# Exercise:
Reproduce exactly the lines from the top of the records below through the line holding "The following is".

__________

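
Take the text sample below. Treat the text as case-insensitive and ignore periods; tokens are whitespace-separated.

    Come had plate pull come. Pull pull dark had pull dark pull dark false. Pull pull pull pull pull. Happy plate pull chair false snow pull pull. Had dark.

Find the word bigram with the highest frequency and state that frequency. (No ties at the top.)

"pull pull", 6 times

Bigram frequencies (highest first):
  pull pull: 6
  pull dark: 3
  plate pull: 2
  come had: 1
  had plate: 1
  pull come: 1
  … (14 more, each ≤ 1)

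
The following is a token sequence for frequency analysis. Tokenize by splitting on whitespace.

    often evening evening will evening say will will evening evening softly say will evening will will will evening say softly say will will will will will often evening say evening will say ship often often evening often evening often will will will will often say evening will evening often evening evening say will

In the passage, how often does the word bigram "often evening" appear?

Scanning the 52 overlapping bigram windows for "often evening":
  position 1–2: often evening
  position 27–28: often evening
  position 35–36: often evening
  position 37–38: often evening
  position 49–50: often evening

5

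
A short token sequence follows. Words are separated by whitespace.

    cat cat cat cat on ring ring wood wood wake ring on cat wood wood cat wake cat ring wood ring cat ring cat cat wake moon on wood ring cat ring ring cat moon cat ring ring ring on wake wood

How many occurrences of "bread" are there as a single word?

Scanning the 42 tokens for "bread":
  (none found)

0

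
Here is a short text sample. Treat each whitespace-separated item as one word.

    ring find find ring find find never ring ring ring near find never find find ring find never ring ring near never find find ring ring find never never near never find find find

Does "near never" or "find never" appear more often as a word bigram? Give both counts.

"near never": 2 occurrences
"find never": 4 occurrences

"find never" (4 vs 2)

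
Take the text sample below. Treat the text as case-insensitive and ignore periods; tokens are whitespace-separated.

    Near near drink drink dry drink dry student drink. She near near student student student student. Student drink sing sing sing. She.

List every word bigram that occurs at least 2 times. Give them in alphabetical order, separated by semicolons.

drink dry; near near; sing sing; student drink; student student

Bigram counts meeting the condition (at least 2 times):
  drink dry: 2
  near near: 2
  sing sing: 2
  student drink: 2
  student student: 4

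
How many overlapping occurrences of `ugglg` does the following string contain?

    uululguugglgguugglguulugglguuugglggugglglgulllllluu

5

Sliding a length-5 window over the 51 characters (47 positions):
  position 8–12: ugglg
  position 15–19: ugglg
  position 23–27: ugglg
  position 30–34: ugglg
  position 36–40: ugglg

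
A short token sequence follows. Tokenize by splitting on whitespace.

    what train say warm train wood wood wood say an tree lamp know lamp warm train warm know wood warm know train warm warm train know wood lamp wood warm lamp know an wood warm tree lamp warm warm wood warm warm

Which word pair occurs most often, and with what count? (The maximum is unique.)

Bigram frequencies (highest first):
  wood warm: 4
  warm train: 3
  warm warm: 3
  wood wood: 2
  tree lamp: 2
  lamp know: 2
  … (21 more, each ≤ 2)

"wood warm", 4 times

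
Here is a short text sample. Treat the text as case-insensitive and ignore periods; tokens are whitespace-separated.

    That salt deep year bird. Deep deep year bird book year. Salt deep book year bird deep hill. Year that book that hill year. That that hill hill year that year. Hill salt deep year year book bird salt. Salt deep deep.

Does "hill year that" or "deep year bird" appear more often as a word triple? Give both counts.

"hill year that": 3 occurrences
"deep year bird": 2 occurrences

"hill year that" (3 vs 2)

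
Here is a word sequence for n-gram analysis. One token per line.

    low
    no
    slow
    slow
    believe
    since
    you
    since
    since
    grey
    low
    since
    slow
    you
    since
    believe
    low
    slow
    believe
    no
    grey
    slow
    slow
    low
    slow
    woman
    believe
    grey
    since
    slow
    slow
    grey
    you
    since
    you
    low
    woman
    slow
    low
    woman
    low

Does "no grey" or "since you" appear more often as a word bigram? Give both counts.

"since you" (2 vs 1)

"no grey": 1 occurrence
"since you": 2 occurrences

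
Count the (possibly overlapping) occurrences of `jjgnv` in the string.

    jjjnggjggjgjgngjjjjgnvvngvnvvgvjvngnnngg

1

Sliding a length-5 window over the 40 characters (36 positions):
  position 18–22: jjgnv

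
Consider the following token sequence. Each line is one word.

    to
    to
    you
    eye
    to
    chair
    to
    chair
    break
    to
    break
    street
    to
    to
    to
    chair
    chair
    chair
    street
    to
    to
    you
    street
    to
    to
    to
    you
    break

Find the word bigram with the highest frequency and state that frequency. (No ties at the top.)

Bigram frequencies (highest first):
  to to: 6
  to you: 3
  to chair: 3
  street to: 3
  chair chair: 2
  you eye: 1
  … (9 more, each ≤ 1)

"to to", 6 times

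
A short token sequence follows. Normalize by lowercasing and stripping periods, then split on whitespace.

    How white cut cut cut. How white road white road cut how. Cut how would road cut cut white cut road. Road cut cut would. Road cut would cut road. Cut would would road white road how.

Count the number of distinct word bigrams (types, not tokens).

17

37 tokens → 36 bigram windows in total.
Repeated bigrams (each contributes count−1 duplicates):
  road cut: 5
  cut cut: 4
  cut how: 3
  cut would: 3
  white road: 3
  would road: 3
  cut road: 2
  how white: 2
  … (2 more repeated)
19 duplicate windows → 36 − 19 = 17 distinct.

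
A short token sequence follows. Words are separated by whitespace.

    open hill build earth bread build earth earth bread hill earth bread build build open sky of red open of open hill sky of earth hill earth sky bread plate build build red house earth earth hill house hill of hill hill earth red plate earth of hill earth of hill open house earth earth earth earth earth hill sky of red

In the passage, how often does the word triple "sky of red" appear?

2

Scanning the 60 overlapping trigram windows for "sky of red":
  position 16–18: sky of red
  position 60–62: sky of red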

__________

# Task result:
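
Take the text sample below. Treat the text as case-insensitive and ignore periods; tokens are whitespace-separated.

    Come had plate pull come. Pull pull dark had pull dark pull dark false. Pull pull pull pull pull. Happy plate pull chair false snow pull pull. Had dark.

Find the word bigram with the highest frequency and state that frequency. (No ties at the top.)

"pull pull", 6 times

Bigram frequencies (highest first):
  pull pull: 6
  pull dark: 3
  plate pull: 2
  come had: 1
  had plate: 1
  pull come: 1
  … (14 more, each ≤ 1)

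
The following is a token sequence for frequency analysis. Tokenize by splitting on whitespace.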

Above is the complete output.